WHAT THE TASK REQUIRES: Word for word, transcribe every line below.

[SUPPLIED DATA — start]

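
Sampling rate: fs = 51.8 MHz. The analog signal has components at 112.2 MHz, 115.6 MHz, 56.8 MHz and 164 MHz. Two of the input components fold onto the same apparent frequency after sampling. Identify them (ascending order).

112.2 MHz, 164 MHz

fs/2 = 25.9 MHz.
112.2 MHz mod fs = 8.6 MHz.
8.6 MHz ≤ fs/2 = 25.9 MHz, appears at 8.6 MHz.
115.6 MHz mod fs = 12 MHz.
12 MHz ≤ fs/2 = 25.9 MHz, appears at 12 MHz.
56.8 MHz mod fs = 5 MHz.
5 MHz ≤ fs/2 = 25.9 MHz, appears at 5 MHz.
164 MHz mod fs = 8.6 MHz.
8.6 MHz ≤ fs/2 = 25.9 MHz, appears at 8.6 MHz.
112.2 MHz and 164 MHz both map to 8.6 MHz.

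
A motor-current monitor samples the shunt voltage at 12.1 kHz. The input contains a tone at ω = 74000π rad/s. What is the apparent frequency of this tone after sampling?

ω = 74000π rad/s → f = ω/(2π) = 37000 Hz = 37 kHz.
37 kHz mod fs = 0.7 kHz.
0.7 kHz ≤ fs/2 = 6.05 kHz, appears at 0.7 kHz.

0.7 kHz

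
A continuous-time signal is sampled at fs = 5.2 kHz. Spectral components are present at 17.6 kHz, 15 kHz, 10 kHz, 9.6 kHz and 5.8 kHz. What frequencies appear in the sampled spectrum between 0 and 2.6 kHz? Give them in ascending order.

0.4 kHz, 0.6 kHz, 0.8 kHz, 2 kHz

fs/2 = 2.6 kHz.
17.6 kHz mod fs = 2 kHz.
2 kHz ≤ fs/2 = 2.6 kHz, appears at 2 kHz.
15 kHz mod fs = 4.6 kHz.
4.6 kHz > fs/2 = 2.6 kHz, folds to fs − 4.6 kHz = 0.6 kHz.
10 kHz mod fs = 4.8 kHz.
4.8 kHz > fs/2 = 2.6 kHz, folds to fs − 4.8 kHz = 0.4 kHz.
9.6 kHz mod fs = 4.4 kHz.
4.4 kHz > fs/2 = 2.6 kHz, folds to fs − 4.4 kHz = 0.8 kHz.
5.8 kHz mod fs = 0.6 kHz.
0.6 kHz ≤ fs/2 = 2.6 kHz, appears at 0.6 kHz.
Distinct values: {0.4 kHz, 0.6 kHz, 0.8 kHz, 2 kHz}.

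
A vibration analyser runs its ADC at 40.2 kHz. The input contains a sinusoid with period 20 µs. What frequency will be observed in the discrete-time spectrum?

9.8 kHz

T = 20 µs → f = 1/T = 50 kHz.
50 kHz mod fs = 9.8 kHz.
9.8 kHz ≤ fs/2 = 20.1 kHz, appears at 9.8 kHz.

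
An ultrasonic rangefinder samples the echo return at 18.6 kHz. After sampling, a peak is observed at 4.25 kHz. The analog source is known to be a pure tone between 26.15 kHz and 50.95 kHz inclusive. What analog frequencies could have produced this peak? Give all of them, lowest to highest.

Frequencies that alias to 4.25 kHz are k·fs ± 4.25 kHz for integer k ≥ 0.
k=0: 4.25 kHz.
k=1: 14.35 kHz, 22.85 kHz.
k=2: 32.95 kHz, 41.45 kHz.
k=3: 51.55 kHz, 60.05 kHz.
Within [26.15 kHz, 50.95 kHz]: 32.95 kHz, 41.45 kHz.

32.95 kHz, 41.45 kHz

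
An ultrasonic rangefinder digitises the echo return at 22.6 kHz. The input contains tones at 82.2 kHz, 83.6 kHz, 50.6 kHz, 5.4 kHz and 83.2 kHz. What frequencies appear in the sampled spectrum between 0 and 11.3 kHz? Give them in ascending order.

fs/2 = 11.3 kHz.
82.2 kHz mod fs = 14.4 kHz.
14.4 kHz > fs/2 = 11.3 kHz, folds to fs − 14.4 kHz = 8.2 kHz.
83.6 kHz mod fs = 15.8 kHz.
15.8 kHz > fs/2 = 11.3 kHz, folds to fs − 15.8 kHz = 6.8 kHz.
50.6 kHz mod fs = 5.4 kHz.
5.4 kHz ≤ fs/2 = 11.3 kHz, appears at 5.4 kHz.
5.4 kHz ≤ fs/2 = 11.3 kHz, passes unchanged.
83.2 kHz mod fs = 15.4 kHz.
15.4 kHz > fs/2 = 11.3 kHz, folds to fs − 15.4 kHz = 7.2 kHz.
Distinct values: {5.4 kHz, 6.8 kHz, 7.2 kHz, 8.2 kHz}.

5.4 kHz, 6.8 kHz, 7.2 kHz, 8.2 kHz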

[SUPPLIED DATA — finish]

TASK RESULT:
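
Sampling rate: fs = 51.8 MHz. The analog signal has components at 112.2 MHz, 115.6 MHz, 56.8 MHz and 164 MHz. Two of the input components fold onto the same apparent frequency after sampling. Identify them (ascending order).

112.2 MHz, 164 MHz

fs/2 = 25.9 MHz.
112.2 MHz mod fs = 8.6 MHz.
8.6 MHz ≤ fs/2 = 25.9 MHz, appears at 8.6 MHz.
115.6 MHz mod fs = 12 MHz.
12 MHz ≤ fs/2 = 25.9 MHz, appears at 12 MHz.
56.8 MHz mod fs = 5 MHz.
5 MHz ≤ fs/2 = 25.9 MHz, appears at 5 MHz.
164 MHz mod fs = 8.6 MHz.
8.6 MHz ≤ fs/2 = 25.9 MHz, appears at 8.6 MHz.
112.2 MHz and 164 MHz both map to 8.6 MHz.

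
A motor-current monitor samples the shunt voltage at 12.1 kHz. The input contains a tone at ω = 74000π rad/s. What is the apparent frequency of this tone after sampling?

ω = 74000π rad/s → f = ω/(2π) = 37000 Hz = 37 kHz.
37 kHz mod fs = 0.7 kHz.
0.7 kHz ≤ fs/2 = 6.05 kHz, appears at 0.7 kHz.

0.7 kHz

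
A continuous-time signal is sampled at fs = 5.2 kHz. Spectral components are present at 17.6 kHz, 15 kHz, 10 kHz, 9.6 kHz and 5.8 kHz. What frequencies appear in the sampled spectrum between 0 and 2.6 kHz? Give them in ascending order.

0.4 kHz, 0.6 kHz, 0.8 kHz, 2 kHz

fs/2 = 2.6 kHz.
17.6 kHz mod fs = 2 kHz.
2 kHz ≤ fs/2 = 2.6 kHz, appears at 2 kHz.
15 kHz mod fs = 4.6 kHz.
4.6 kHz > fs/2 = 2.6 kHz, folds to fs − 4.6 kHz = 0.6 kHz.
10 kHz mod fs = 4.8 kHz.
4.8 kHz > fs/2 = 2.6 kHz, folds to fs − 4.8 kHz = 0.4 kHz.
9.6 kHz mod fs = 4.4 kHz.
4.4 kHz > fs/2 = 2.6 kHz, folds to fs − 4.4 kHz = 0.8 kHz.
5.8 kHz mod fs = 0.6 kHz.
0.6 kHz ≤ fs/2 = 2.6 kHz, appears at 0.6 kHz.
Distinct values: {0.4 kHz, 0.6 kHz, 0.8 kHz, 2 kHz}.

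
A vibration analyser runs its ADC at 40.2 kHz. The input contains a sinusoid with period 20 µs. What frequency will be observed in the discrete-time spectrum?

9.8 kHz

T = 20 µs → f = 1/T = 50 kHz.
50 kHz mod fs = 9.8 kHz.
9.8 kHz ≤ fs/2 = 20.1 kHz, appears at 9.8 kHz.

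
An ultrasonic rangefinder samples the echo return at 18.6 kHz. After sampling, a peak is observed at 4.25 kHz. The analog source is known to be a pure tone between 26.15 kHz and 50.95 kHz inclusive. What analog frequencies could have produced this peak? Give all of them, lowest to highest.

Frequencies that alias to 4.25 kHz are k·fs ± 4.25 kHz for integer k ≥ 0.
k=0: 4.25 kHz.
k=1: 14.35 kHz, 22.85 kHz.
k=2: 32.95 kHz, 41.45 kHz.
k=3: 51.55 kHz, 60.05 kHz.
Within [26.15 kHz, 50.95 kHz]: 32.95 kHz, 41.45 kHz.

32.95 kHz, 41.45 kHz

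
An ultrasonic rangefinder digitises the echo return at 22.6 kHz. The input contains tones at 82.2 kHz, 83.6 kHz, 50.6 kHz, 5.4 kHz and 83.2 kHz. What frequencies appear in the sampled spectrum between 0 and 11.3 kHz? Give them in ascending order.

fs/2 = 11.3 kHz.
82.2 kHz mod fs = 14.4 kHz.
14.4 kHz > fs/2 = 11.3 kHz, folds to fs − 14.4 kHz = 8.2 kHz.
83.6 kHz mod fs = 15.8 kHz.
15.8 kHz > fs/2 = 11.3 kHz, folds to fs − 15.8 kHz = 6.8 kHz.
50.6 kHz mod fs = 5.4 kHz.
5.4 kHz ≤ fs/2 = 11.3 kHz, appears at 5.4 kHz.
5.4 kHz ≤ fs/2 = 11.3 kHz, passes unchanged.
83.2 kHz mod fs = 15.4 kHz.
15.4 kHz > fs/2 = 11.3 kHz, folds to fs − 15.4 kHz = 7.2 kHz.
Distinct values: {5.4 kHz, 6.8 kHz, 7.2 kHz, 8.2 kHz}.

5.4 kHz, 6.8 kHz, 7.2 kHz, 8.2 kHz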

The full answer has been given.